=== What you need to do ===
Which of the lines below include "than"? Each one should be copied out.

=== Input ===
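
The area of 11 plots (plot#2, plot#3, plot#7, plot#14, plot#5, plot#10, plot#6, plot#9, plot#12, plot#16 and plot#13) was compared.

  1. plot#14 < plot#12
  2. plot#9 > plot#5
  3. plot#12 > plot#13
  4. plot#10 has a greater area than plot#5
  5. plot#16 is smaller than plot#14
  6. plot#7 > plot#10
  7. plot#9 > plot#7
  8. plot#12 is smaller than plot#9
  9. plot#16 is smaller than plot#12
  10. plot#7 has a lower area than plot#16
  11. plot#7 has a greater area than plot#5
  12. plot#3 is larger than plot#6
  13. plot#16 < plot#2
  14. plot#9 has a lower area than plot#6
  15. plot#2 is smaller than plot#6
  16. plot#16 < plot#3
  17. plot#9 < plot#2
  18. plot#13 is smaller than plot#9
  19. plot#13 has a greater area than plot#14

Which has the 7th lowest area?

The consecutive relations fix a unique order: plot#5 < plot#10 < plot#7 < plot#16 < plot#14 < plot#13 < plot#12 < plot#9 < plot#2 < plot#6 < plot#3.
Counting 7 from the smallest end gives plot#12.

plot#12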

=== Task result ===
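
  4. plot#10 has a greater area than plot#5
  5. plot#16 is smaller than plot#14
  8. plot#12 is smaller than plot#9
  9. plot#16 is smaller than plot#12
  10. plot#7 has a lower area than plot#16
  11. plot#7 has a greater area than plot#5
  12. plot#3 is larger than plot#6
  14. plot#9 has a lower area than plot#6
  15. plot#2 is smaller than plot#6
  18. plot#13 is smaller than plot#9
  19. plot#13 has a greater area than plot#14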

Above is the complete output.